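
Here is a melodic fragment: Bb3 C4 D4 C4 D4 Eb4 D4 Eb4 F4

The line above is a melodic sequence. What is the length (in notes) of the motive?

There are 9 notes; a 3-note unit gives 3 cells:
Bb3 C4 D4 | C4 D4 Eb4 | D4 Eb4 F4
Each cell is the previous one up a 2nd — so the unit is 3 notes.

3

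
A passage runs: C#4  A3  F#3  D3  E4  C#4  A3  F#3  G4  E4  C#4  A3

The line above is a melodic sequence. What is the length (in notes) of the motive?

Try groups of 4 (3 cells in 12 notes):
C#4 A3 F#3 D3 | E4 C#4 A3 F#3 | G4 E4 C#4 A3
Every group is a transposition up a 3rd of the one before; no shorter unit works.

4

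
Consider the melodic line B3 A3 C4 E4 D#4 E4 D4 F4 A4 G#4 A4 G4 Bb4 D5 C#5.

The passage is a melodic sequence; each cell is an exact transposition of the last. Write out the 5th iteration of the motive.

With a 5-note motive the entries are B3, E4, A4, each up a 4th from the previous.
Continuing the starts: D5 → G5.
Statement 5 starts on G5 and keeps the same exact contour: G5 F5 Ab5 C6 B5.

G5 F5 Ab5 C6 B5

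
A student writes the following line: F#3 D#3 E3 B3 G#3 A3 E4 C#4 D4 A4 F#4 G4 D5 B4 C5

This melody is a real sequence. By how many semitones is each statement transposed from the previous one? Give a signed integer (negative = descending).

The 3-note cells begin on F#3, B3, E4, A4, D5 — each up a 4th from the last.
Counting half-steps from F#3 to B3: 5.

5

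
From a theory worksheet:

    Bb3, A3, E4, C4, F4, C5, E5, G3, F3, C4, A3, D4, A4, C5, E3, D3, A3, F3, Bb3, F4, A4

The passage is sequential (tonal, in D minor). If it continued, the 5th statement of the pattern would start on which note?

A2

Taking 7-note groups, the heads are Bb3, G3, E3: the pattern moves down a 3rd.
Extending the heads down a 3rd: C3 → A2.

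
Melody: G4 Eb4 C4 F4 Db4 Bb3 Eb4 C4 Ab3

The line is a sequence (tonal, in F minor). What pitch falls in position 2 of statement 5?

Ab3

Grouping in 3s, the 2nd note of each cell is Eb4, Db4, C4.
Extending down a 2nd: Bb3 → Ab3.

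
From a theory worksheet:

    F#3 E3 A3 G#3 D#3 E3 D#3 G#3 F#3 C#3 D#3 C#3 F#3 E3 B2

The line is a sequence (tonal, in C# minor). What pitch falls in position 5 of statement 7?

E2

Grouping in 5s, the 5th note of each cell is D#3, C#3, B2.
Each moves down a 2nd. Continuing: A2 → G#2 → F#2 → E2.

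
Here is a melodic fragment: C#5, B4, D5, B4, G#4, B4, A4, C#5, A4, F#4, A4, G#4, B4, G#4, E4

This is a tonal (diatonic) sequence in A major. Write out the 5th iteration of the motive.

F#4 E4 G#4 E4 C#4

With a 5-note motive the entries are C#5, B4, A4, each down a 2nd from the previous.
Continuing the starts: G#4 → F#4.
From F#4 the diatonic shape gives F#4 E4 G#4 E4 C#4.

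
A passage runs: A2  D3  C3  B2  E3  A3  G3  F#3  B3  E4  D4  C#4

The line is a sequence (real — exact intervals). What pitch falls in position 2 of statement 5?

F#5

Grouping in 4s, the 2nd note of each cell is D3, A3, E4.
Extending up a 5th: B4 → F#5.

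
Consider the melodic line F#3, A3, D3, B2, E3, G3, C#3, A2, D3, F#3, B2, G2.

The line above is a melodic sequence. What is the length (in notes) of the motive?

4

Try groups of 4 (3 cells in 12 notes):
F#3 A3 D3 B2 | E3 G3 C#3 A2 | D3 F#3 B2 G2
That's a consistent down a 2nd shift per cell, and no other grouping gives one.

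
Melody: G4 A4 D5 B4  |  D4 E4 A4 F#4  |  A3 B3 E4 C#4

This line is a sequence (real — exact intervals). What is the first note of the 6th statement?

Unit = 4 notes; the statements start on G4, D4, A3, moving down a 4th each time.
Continuing: E3 → B2 → F#2. Statement 6 starts on F#2.

F#2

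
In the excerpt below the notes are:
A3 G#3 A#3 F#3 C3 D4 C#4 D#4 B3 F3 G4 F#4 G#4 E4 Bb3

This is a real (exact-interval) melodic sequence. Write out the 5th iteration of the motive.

F5 E5 F#5 D5 Ab4

Taking 5-note groups, the heads are A3, D4, G4: the pattern moves up a 4th.
Continuing the starts: C5 → F5.
So cell 5 is F5 E5 F#5 D5 Ab4.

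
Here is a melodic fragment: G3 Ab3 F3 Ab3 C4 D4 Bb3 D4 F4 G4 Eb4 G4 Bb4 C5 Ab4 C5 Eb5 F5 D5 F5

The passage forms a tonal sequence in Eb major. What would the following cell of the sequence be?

Unit = 4 notes; the statements start on G3, C4, F4, Bb4, Eb5, moving up a 4th each time.
From Ab5 the diatonic shape gives Ab5 Bb5 G5 Bb5.

Ab5 Bb5 G5 Bb5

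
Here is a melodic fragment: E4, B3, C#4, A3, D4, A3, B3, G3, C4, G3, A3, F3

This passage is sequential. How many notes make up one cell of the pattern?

12 notes total. Splitting into 3 groups of 4:
E4 B3 C#4 A3 | D4 A3 B3 G3 | C4 G3 A3 F3
Each cell is the previous one down a 2nd — so the unit is 4 notes.

4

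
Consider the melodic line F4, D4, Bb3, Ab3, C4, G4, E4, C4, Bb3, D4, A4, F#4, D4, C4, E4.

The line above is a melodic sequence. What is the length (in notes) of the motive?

There are 15 notes; a 5-note unit gives 3 cells:
F4 D4 Bb3 Ab3 C4 | G4 E4 C4 Bb3 D4 | A4 F#4 D4 C4 E4
That's a consistent up a 2nd shift per cell, and no other grouping gives one.

5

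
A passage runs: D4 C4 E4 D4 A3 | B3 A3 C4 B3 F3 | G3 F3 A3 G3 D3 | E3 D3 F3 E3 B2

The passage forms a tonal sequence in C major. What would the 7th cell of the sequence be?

The 5-note cells begin on D4, B3, G3, E3 — each down a 3rd from the last.
Carrying on: C3 → A2 → F2.
From F2 the diatonic shape gives F2 E2 G2 F2 C2.

F2 E2 G2 F2 C2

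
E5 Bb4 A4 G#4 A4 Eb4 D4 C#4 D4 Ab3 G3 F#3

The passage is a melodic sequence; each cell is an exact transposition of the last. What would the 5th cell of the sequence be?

C3 Gb2 F2 E2

With a 4-note motive the entries are E5, A4, D4, each down a 5th from the previous.
Carrying on: G3 → C3.
Statement 5 starts on C3 and keeps the same exact contour: C3 Gb2 F2 E2.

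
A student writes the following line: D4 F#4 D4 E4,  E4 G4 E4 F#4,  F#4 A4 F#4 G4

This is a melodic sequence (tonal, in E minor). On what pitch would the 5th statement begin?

Unit = 4 notes; the statements start on D4, E4, F#4, moving up a 2nd each time.
Extending the heads up a 2nd: G4 → A4.

A4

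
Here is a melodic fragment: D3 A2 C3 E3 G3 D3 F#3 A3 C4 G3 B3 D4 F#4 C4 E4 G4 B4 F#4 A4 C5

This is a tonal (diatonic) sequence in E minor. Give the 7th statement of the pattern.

With a 4-note motive the entries are D3, G3, C4, F#4, B4, each up a 4th from the previous.
Extending up a 4th: E5 → A5.
Statement 7 starts on A5 and keeps the same diatonic contour: A5 E5 G5 B5.

A5 E5 G5 B5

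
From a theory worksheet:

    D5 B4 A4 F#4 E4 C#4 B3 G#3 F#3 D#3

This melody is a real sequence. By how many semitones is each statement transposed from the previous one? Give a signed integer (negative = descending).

The 2-note cells begin on D5, A4, E4, B3, F#3 — each down a 4th from the last.
Counting half-steps from D5 to A4: -5.

-5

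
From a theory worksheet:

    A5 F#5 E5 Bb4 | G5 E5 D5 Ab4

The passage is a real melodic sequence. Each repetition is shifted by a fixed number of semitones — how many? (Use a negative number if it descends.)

With a 4-note motive the entries are A5, G5, each down a 2nd from the previous.
A5→G5 is 79 − 81 = -2 semitones.

-2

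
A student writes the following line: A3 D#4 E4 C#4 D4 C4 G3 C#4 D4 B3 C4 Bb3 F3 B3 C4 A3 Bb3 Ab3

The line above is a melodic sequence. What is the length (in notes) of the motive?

There are 18 notes; a 6-note unit gives 3 cells:
A3 D#4 E4 C#4 D4 C4 | G3 C#4 D4 B3 C4 Bb3 | F3 B3 C4 A3 Bb3 Ab3
That's a consistent down a 2nd shift per cell, and no other grouping gives one.

6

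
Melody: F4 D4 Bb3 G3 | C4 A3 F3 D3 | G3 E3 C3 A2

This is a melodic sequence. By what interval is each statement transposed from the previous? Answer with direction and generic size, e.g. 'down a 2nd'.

Unit = 4 notes; the statements start on F4, C4, G3, moving down a 4th each time.
From F4 to C4: down a 4th.

down a 4th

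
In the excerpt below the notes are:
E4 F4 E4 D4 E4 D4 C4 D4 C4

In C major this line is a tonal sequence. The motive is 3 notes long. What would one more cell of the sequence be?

Taking 3-note groups, the heads are E4, D4, C4: the pattern moves down a 2nd.
From B3 the diatonic shape gives B3 C4 B3.

B3 C4 B3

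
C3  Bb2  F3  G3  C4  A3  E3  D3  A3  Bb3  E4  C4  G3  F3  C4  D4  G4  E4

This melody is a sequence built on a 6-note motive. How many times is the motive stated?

3

18 notes in groups of 6 gives 18/6 = 3 statements.
Starts: C3, E3, G3 — each up a 3rd.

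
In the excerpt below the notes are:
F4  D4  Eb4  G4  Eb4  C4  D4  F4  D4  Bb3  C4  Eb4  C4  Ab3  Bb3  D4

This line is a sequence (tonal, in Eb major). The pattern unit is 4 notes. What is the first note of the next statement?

The 4-note cells begin on F4, Eb4, D4, C4 — each down a 2nd from the last.
The next head, down a 2nd from C4, is Bb3.

Bb3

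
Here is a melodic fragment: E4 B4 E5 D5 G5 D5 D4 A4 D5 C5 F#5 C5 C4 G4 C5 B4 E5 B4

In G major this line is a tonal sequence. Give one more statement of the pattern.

With a 6-note motive the entries are E4, D4, C4, each down a 2nd from the previous.
Statement 4 starts on B3 and keeps the same diatonic contour: B3 F#4 B4 A4 D5 A4.

B3 F#4 B4 A4 D5 A4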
────
Work order:
Pull every line containing "runs" out of the records.

Final answer:
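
A passage runs: C#4  A3  F#3  D3  E4  C#4  A3  F#3  G4  E4  C#4  A3
A passage runs: A2  D3  C3  B2  E3  A3  G3  F#3  B3  E4  D4  C#4
A passage runs: D4 C4 E4 D4 A3 | B3 A3 C4 B3 F3 | G3 F3 A3 G3 D3 | E3 D3 F3 E3 B2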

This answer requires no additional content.